TASK DATA:
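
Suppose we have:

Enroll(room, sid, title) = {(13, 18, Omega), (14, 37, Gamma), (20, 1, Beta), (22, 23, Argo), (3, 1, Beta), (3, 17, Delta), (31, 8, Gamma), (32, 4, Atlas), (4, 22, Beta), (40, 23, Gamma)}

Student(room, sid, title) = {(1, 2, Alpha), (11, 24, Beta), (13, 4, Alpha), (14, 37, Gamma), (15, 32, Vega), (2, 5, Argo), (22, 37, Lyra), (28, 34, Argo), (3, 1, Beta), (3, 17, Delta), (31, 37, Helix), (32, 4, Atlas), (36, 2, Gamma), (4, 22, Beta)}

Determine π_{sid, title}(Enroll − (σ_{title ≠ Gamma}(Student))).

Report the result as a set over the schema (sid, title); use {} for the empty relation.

{(1, Beta), (18, Omega), (23, Argo), (23, Gamma), (37, Gamma), (8, Gamma)}

Apply σ_{title ≠ Gamma}; surviving tuples: {(1, 2, Alpha), (11, 24, Beta), (13, 4, Alpha), (15, 32, Vega), (2, 5, Argo), (22, 37, Lyra), (28, 34, Argo), (3, 1, Beta), (3, 17, Delta), (31, 37, Helix), (32, 4, Atlas), (4, 22, Beta)}
Set difference of the two operands is {(13, 18, Omega), (14, 37, Gamma), (20, 1, Beta), (22, 23, Argo), (31, 8, Gamma), (40, 23, Gamma)}.
π_{sid, title} gives {(1, Beta), (18, Omega), (23, Argo), (23, Gamma), (37, Gamma), (8, Gamma)}.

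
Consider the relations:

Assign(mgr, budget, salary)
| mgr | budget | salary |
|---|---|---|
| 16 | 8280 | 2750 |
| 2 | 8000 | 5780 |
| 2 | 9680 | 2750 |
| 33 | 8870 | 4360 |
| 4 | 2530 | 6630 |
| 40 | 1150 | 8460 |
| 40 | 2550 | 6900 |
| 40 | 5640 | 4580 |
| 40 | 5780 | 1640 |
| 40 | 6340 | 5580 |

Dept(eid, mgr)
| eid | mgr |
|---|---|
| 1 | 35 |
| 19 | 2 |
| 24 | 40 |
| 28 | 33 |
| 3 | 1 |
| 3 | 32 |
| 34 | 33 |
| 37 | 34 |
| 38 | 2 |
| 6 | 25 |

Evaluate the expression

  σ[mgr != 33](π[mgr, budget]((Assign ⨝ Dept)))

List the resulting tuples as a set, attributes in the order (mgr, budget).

Assign ⋈ Dept (natural join on mgr): {(2, 8000, 5780, 19), (2, 8000, 5780, 38), (2, 9680, 2750, 19), (2, 9680, 2750, 38), (33, 8870, 4360, 28), (33, 8870, 4360, 34), (40, 1150, 8460, 24), (40, 2550, 6900, 24), (40, 5640, 4580, 24), (40, 5780, 1640, 24), (40, 6340, 5580, 24)}
π_{mgr, budget} gives {(2, 8000), (2, 9680), (33, 8870), (40, 1150), (40, 2550), (40, 5640), (40, 5780), (40, 6340)} (3 duplicate(s) eliminated).
Selection mgr != 33: {(2, 8000), (2, 9680), (40, 1150), (40, 2550), (40, 5640), (40, 5780), (40, 6340)}

{(2, 8000), (2, 9680), (40, 1150), (40, 2550), (40, 5640), (40, 5780), (40, 6340)}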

PROMPT: Considering each line of the material above, count those with the word "room" and give only the number.

ANSWER TO THE EXERCISE: 2